• INSTRUCTIONS FOR THE TASK
Each entry should be written out again exactly, so that nothing is lost.

[RECORDS PROVIDED Boundary: Start]

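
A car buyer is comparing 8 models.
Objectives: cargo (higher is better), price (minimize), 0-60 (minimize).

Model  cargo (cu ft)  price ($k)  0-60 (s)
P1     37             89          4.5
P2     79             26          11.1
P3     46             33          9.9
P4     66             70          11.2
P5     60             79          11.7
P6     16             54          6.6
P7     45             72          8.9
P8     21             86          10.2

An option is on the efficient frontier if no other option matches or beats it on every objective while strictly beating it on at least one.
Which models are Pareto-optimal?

P1: not dominated (best 0-60).
P2: not dominated (best cargo).
P3: not dominated.
P4: dominated by P2 (cargo 79≥66, price 26≤70, 0-60 11.1≤11.2).
P5: dominated by P2 (cargo 79≥60, price 26≤79, 0-60 11.1≤11.7).
P6: not dominated.
P7: not dominated.
P8: dominated by P3 (cargo 46≥21, price 33≤86, 0-60 9.9≤10.2).

P1, P2, P3, P6, P7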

[RECORDS PROVIDED Boundary: End]

• RESPONSE FOR THIS EXERCISE
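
A car buyer is comparing 8 models.
Objectives: cargo (higher is better), price (minimize), 0-60 (minimize).

Model  cargo (cu ft)  price ($k)  0-60 (s)
P1     37             89          4.5
P2     79             26          11.1
P3     46             33          9.9
P4     66             70          11.2
P5     60             79          11.7
P6     16             54          6.6
P7     45             72          8.9
P8     21             86          10.2

An option is on the efficient frontier if no other option matches or beats it on every objective while strictly beating it on at least one.
Which models are Pareto-optimal?

P1: not dominated (best 0-60).
P2: not dominated (best cargo).
P3: not dominated.
P4: dominated by P2 (cargo 79≥66, price 26≤70, 0-60 11.1≤11.2).
P5: dominated by P2 (cargo 79≥60, price 26≤79, 0-60 11.1≤11.7).
P6: not dominated.
P7: not dominated.
P8: dominated by P3 (cargo 46≥21, price 33≤86, 0-60 9.9≤10.2).

P1, P2, P3, P6, P7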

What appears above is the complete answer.